### REQUIRED WORK
Filter the data for "potential" and copy matching lines.

### INFORMATION PROVIDED

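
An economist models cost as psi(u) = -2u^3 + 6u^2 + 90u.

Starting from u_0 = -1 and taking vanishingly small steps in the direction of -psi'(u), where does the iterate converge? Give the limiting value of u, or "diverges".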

---

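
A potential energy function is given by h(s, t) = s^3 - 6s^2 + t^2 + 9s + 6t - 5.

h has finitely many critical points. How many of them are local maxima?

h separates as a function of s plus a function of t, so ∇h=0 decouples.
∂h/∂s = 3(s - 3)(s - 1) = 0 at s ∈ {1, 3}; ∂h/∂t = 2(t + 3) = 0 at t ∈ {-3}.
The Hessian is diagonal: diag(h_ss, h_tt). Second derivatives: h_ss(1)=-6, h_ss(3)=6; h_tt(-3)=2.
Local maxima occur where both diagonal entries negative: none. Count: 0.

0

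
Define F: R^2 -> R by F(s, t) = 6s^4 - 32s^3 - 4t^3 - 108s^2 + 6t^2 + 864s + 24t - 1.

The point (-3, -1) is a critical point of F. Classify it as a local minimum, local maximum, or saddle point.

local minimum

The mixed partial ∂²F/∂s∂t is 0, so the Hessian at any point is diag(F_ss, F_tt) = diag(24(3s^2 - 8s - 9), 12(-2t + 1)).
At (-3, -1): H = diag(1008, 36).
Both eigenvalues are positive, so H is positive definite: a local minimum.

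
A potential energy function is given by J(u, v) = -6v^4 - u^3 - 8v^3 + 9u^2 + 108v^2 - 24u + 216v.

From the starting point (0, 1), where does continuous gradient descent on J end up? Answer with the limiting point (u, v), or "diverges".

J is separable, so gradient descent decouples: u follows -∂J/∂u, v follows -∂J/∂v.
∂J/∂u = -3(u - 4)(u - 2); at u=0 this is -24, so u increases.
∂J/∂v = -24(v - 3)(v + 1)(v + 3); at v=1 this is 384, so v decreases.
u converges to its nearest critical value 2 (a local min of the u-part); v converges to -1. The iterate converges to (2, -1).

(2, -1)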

### TASK RESPONSE
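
A potential energy function is given by h(s, t) = s^3 - 6s^2 + t^2 + 9s + 6t - 5.
A potential energy function is given by J(u, v) = -6v^4 - u^3 - 8v^3 + 9u^2 + 108v^2 - 24u + 216v.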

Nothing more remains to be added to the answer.